§ Goal of the exercise
Please transcribe the entries below without changing a single character.
.....
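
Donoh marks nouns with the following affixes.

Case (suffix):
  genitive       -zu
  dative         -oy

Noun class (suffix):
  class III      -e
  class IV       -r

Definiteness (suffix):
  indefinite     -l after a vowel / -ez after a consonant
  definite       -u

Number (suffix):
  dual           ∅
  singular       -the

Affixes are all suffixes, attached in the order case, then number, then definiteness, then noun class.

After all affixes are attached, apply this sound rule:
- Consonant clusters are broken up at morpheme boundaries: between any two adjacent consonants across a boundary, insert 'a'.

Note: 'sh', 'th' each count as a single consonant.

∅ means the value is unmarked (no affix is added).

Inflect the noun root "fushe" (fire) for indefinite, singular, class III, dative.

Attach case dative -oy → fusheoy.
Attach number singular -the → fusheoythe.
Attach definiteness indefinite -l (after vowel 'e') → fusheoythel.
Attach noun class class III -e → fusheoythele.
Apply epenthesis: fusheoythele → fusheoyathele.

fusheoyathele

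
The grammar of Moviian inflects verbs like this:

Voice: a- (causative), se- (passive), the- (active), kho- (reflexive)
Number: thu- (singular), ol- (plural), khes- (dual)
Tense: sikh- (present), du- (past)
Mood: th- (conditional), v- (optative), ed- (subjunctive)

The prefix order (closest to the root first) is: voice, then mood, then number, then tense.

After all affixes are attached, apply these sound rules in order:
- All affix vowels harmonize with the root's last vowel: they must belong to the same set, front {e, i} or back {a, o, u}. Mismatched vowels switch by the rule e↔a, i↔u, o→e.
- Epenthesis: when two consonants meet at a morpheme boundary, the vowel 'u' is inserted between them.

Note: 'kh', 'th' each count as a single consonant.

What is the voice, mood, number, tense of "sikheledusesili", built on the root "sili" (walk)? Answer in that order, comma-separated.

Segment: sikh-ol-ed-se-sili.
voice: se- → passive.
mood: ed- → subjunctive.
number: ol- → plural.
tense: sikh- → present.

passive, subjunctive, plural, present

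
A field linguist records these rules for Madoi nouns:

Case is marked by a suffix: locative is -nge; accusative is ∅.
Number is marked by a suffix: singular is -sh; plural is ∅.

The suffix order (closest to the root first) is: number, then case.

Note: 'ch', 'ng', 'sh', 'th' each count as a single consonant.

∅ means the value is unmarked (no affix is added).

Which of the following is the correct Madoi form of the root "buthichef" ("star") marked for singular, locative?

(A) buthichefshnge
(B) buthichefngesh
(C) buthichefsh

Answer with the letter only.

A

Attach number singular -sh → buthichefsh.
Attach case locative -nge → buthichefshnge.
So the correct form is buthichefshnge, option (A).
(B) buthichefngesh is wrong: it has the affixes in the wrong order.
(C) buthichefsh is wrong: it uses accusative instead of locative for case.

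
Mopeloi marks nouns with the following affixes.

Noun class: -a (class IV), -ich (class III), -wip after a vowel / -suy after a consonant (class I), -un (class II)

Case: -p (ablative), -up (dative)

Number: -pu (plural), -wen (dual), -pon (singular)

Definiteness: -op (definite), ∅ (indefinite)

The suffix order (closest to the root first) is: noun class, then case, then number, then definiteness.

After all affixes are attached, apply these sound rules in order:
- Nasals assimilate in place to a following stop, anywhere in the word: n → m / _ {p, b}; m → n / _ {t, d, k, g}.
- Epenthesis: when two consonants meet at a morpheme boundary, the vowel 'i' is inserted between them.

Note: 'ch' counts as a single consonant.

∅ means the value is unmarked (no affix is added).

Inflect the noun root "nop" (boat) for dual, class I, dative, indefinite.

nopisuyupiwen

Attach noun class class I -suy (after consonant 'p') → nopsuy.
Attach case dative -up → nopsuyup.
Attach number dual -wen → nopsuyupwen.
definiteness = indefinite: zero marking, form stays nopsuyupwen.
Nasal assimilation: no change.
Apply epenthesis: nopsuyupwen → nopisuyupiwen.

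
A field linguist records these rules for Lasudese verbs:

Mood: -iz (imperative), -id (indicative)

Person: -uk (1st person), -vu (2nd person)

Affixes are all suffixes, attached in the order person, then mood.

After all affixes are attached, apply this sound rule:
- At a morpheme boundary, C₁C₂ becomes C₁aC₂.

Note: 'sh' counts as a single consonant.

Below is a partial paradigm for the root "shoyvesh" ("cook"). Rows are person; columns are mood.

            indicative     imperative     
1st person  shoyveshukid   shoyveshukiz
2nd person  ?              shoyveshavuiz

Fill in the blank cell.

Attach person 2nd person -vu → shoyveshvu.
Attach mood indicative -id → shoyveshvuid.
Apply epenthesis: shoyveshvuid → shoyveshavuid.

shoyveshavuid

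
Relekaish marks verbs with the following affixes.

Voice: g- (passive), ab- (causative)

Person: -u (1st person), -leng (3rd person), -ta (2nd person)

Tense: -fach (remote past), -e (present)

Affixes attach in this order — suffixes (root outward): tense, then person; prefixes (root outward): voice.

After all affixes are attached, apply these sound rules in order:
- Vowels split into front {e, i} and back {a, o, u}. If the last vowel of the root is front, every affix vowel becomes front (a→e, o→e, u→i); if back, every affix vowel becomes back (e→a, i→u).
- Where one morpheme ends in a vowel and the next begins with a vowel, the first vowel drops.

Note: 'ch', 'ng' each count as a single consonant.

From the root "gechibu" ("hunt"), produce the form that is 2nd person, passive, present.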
.....
§ Expected answer
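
Donoh marks nouns with the following affixes.

Case (suffix):
  genitive       -zu
  dative         -oy

Noun class (suffix):
  class III      -e
  class IV       -r

Definiteness (suffix):
  indefinite     -l after a vowel / -ez after a consonant
  definite       -u

Number (suffix):
  dual           ∅
  singular       -the

Affixes are all suffixes, attached in the order case, then number, then definiteness, then noun class.

After all affixes are attached, apply this sound rule:
- Consonant clusters are broken up at morpheme boundaries: between any two adjacent consonants across a boundary, insert 'a'.

Note: 'sh', 'th' each count as a single consonant.

∅ means the value is unmarked (no affix is added).

Inflect the noun root "fushe" (fire) for indefinite, singular, class III, dative.

Attach case dative -oy → fusheoy.
Attach number singular -the → fusheoythe.
Attach definiteness indefinite -l (after vowel 'e') → fusheoythel.
Attach noun class class III -e → fusheoythele.
Apply epenthesis: fusheoythele → fusheoyathele.

fusheoyathele

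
The grammar of Moviian inflects verbs like this:

Voice: a- (causative), se- (passive), the- (active), kho- (reflexive)
Number: thu- (singular), ol- (plural), khes- (dual)
Tense: sikh- (present), du- (past)
Mood: th- (conditional), v- (optative), ed- (subjunctive)

The prefix order (closest to the root first) is: voice, then mood, then number, then tense.

After all affixes are attached, apply these sound rules in order:
- All affix vowels harmonize with the root's last vowel: they must belong to the same set, front {e, i} or back {a, o, u}. Mismatched vowels switch by the rule e↔a, i↔u, o→e.
- Epenthesis: when two consonants meet at a morpheme boundary, the vowel 'u' is inserted between them.

Note: 'kh', 'th' each count as a single consonant.

What is the voice, mood, number, tense of "sikheledusesili", built on the root "sili" (walk)? Answer in that order, comma-separated.

Segment: sikh-ol-ed-se-sili.
voice: se- → passive.
mood: ed- → subjunctive.
number: ol- → plural.
tense: sikh- → present.

passive, subjunctive, plural, present

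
A field linguist records these rules for Madoi nouns:

Case is marked by a suffix: locative is -nge; accusative is ∅.
Number is marked by a suffix: singular is -sh; plural is ∅.

The suffix order (closest to the root first) is: number, then case.

Note: 'ch', 'ng', 'sh', 'th' each count as a single consonant.

∅ means the value is unmarked (no affix is added).

Which of the following is the correct Madoi form of the root "buthichef" ("star") marked for singular, locative?

(A) buthichefshnge
(B) buthichefngesh
(C) buthichefsh

Answer with the letter only.

A

Attach number singular -sh → buthichefsh.
Attach case locative -nge → buthichefshnge.
So the correct form is buthichefshnge, option (A).
(B) buthichefngesh is wrong: it has the affixes in the wrong order.
(C) buthichefsh is wrong: it uses accusative instead of locative for case.

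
Mopeloi marks nouns with the following affixes.

Noun class: -a (class IV), -ich (class III), -wip after a vowel / -suy after a consonant (class I), -un (class II)

Case: -p (ablative), -up (dative)

Number: -pu (plural), -wen (dual), -pon (singular)

Definiteness: -op (definite), ∅ (indefinite)

The suffix order (closest to the root first) is: noun class, then case, then number, then definiteness.

After all affixes are attached, apply these sound rules in order:
- Nasals assimilate in place to a following stop, anywhere in the word: n → m / _ {p, b}; m → n / _ {t, d, k, g}.
- Epenthesis: when two consonants meet at a morpheme boundary, the vowel 'i' is inserted between them.

Note: 'ch' counts as a single consonant.

∅ means the value is unmarked (no affix is added).

Inflect the noun root "nop" (boat) for dual, class I, dative, indefinite.

nopisuyupiwen

Attach noun class class I -suy (after consonant 'p') → nopsuy.
Attach case dative -up → nopsuyup.
Attach number dual -wen → nopsuyupwen.
definiteness = indefinite: zero marking, form stays nopsuyupwen.
Nasal assimilation: no change.
Apply epenthesis: nopsuyupwen → nopisuyupiwen.

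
A field linguist records these rules for Lasudese verbs:

Mood: -iz (imperative), -id (indicative)

Person: -uk (1st person), -vu (2nd person)

Affixes are all suffixes, attached in the order person, then mood.

After all affixes are attached, apply this sound rule:
- At a morpheme boundary, C₁C₂ becomes C₁aC₂.

Note: 'sh' counts as a single consonant.

Below is a partial paradigm for the root "shoyvesh" ("cook"). Rows are person; columns are mood.

            indicative     imperative     
1st person  shoyveshukid   shoyveshukiz
2nd person  ?              shoyveshavuiz

Fill in the blank cell.

Attach person 2nd person -vu → shoyveshvu.
Attach mood indicative -id → shoyveshvuid.
Apply epenthesis: shoyveshvuid → shoyveshavuid.

shoyveshavuid

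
Relekaish marks verbs with the following affixes.

Voice: g- (passive), ab- (causative)

Person: -u (1st person), -leng (3rd person), -ta (2nd person)

Tense: -fach (remote past), -e (present)

Affixes attach in this order — suffixes (root outward): tense, then person; prefixes (root outward): voice.

After all affixes are attached, apply these sound rules in order:
- Vowels split into front {e, i} and back {a, o, u}. If the last vowel of the root is front, every affix vowel becomes front (a→e, o→e, u→i); if back, every affix vowel becomes back (e→a, i→u).
- Where one morpheme ends in a vowel and the next begins with a vowel, the first vowel drops.

Note: 'ch', 'ng' each count as a single consonant.

From the root "gechibu" ("hunt"), produce the form that is 2nd person, passive, present.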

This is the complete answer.